Write out every line below that contains "same".
───── Records shown ─────
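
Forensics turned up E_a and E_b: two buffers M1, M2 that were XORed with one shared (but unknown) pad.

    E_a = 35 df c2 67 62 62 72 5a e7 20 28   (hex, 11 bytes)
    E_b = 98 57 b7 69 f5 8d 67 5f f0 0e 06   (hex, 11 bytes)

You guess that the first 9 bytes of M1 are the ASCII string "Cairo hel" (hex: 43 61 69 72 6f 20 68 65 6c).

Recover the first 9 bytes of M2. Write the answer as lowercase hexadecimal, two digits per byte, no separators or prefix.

eee91c7cf8cf7d607b

First, E_a ⊕ E_b = (M1 ⊕ K) ⊕ (M2 ⊕ K) = M1 ⊕ M2, so the key drops out. Then M2 = (M1 ⊕ M2) ⊕ M1 over the first 9 bytes.
byte 0: (35 ^ 98) ^ 43 = ad ^ 43 = ee
byte 1: (df ^ 57) ^ 61 = 88 ^ 61 = e9
byte 2: (c2 ^ b7) ^ 69 = 75 ^ 69 = 1c
byte 3: (67 ^ 69) ^ 72 = 0e ^ 72 = 7c
byte 4: (62 ^ f5) ^ 6f = 97 ^ 6f = f8
byte 5: (62 ^ 8d) ^ 20 = ef ^ 20 = cf
byte 6: (72 ^ 67) ^ 68 = 15 ^ 68 = 7d
byte 7: (5a ^ 5f) ^ 65 = 05 ^ 65 = 60
byte 8: (e7 ^ f0) ^ 6c = 17 ^ 6c = 7b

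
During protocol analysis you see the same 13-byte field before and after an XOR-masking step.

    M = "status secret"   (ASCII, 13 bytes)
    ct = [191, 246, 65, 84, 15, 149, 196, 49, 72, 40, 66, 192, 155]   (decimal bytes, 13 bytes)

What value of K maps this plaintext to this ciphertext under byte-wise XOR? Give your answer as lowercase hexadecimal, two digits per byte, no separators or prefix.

Since ct = M ⊕ K, XORing both sides with M gives K = M ⊕ ct.
73 xor bf = cc
74 xor f6 = 82
61 xor 41 = 20
74 xor 54 = 20
75 xor 0f = 7a
73 xor 95 = e6
20 xor c4 = e4
73 xor 31 = 42
65 xor 48 = 2d
63 xor 28 = 4b
72 xor 42 = 30
65 xor c0 = a5
74 xor 9b = ef

cc8220207ae6e4422d4b30a5ef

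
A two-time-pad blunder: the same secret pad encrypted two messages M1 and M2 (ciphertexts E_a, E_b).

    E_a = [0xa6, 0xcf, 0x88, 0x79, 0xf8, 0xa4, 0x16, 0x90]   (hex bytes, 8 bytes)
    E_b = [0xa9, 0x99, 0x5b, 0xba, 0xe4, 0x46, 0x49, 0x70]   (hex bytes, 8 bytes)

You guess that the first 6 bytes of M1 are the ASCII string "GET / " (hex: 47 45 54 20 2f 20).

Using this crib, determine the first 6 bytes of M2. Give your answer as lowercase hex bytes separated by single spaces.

48 13 87 e3 33 c2

First, E_a ⊕ E_b = (M1 ⊕ K) ⊕ (M2 ⊕ K) = M1 ⊕ M2, so the key drops out. Then M2 = (M1 ⊕ M2) ⊕ M1 over the first 6 bytes.
byte 0: (a6 ⊕ a9) ⊕ 47 = 0f ⊕ 47 = 48
byte 1: (cf ⊕ 99) ⊕ 45 = 56 ⊕ 45 = 13
byte 2: (88 ⊕ 5b) ⊕ 54 = d3 ⊕ 54 = 87
byte 3: (79 ⊕ ba) ⊕ 20 = c3 ⊕ 20 = e3
byte 4: (f8 ⊕ e4) ⊕ 2f = 1c ⊕ 2f = 33
byte 5: (a4 ⊕ 46) ⊕ 20 = e2 ⊕ 20 = c2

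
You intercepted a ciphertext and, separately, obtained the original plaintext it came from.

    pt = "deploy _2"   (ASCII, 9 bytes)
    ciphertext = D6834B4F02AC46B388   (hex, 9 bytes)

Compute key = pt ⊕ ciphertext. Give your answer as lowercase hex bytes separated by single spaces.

Since ciphertext = pt ⊕ key, XORing both sides with pt gives key = pt ⊕ ciphertext.
64 xor d6 = b2
65 xor 83 = e6
70 xor 4b = 3b
6c xor 4f = 23
6f xor 02 = 6d
79 xor ac = d5
20 xor 46 = 66
5f xor b3 = ec
32 xor 88 = ba

b2 e6 3b 23 6d d5 66 ec ba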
─────
Written answer —
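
During protocol analysis you see the same 13-byte field before and after an XOR-masking step.
A two-time-pad blunder: the same secret pad encrypted two messages M1 and M2 (ciphertexts E_a, E_b).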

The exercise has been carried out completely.